▶ **PROMPT**
Give all the records again, with no alterations.

▶ **SUPPLIED MATERIAL**
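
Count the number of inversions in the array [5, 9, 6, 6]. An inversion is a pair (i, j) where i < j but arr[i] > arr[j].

Finding inversions in [5, 9, 6, 6]:

(1, 2): arr[1]=9 > arr[2]=6
(1, 3): arr[1]=9 > arr[3]=6

Total inversions: 2

The array has 2 inversion(s): (1,2), (1,3). Each pair (i,j) satisfies i < j and arr[i] > arr[j].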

▶ **WRITTEN SOLUTION**
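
Count the number of inversions in the array [5, 9, 6, 6]. An inversion is a pair (i, j) where i < j but arr[i] > arr[j].

Finding inversions in [5, 9, 6, 6]:

(1, 2): arr[1]=9 > arr[2]=6
(1, 3): arr[1]=9 > arr[3]=6

Total inversions: 2

The array has 2 inversion(s): (1,2), (1,3). Each pair (i,j) satisfies i < j and arr[i] > arr[j].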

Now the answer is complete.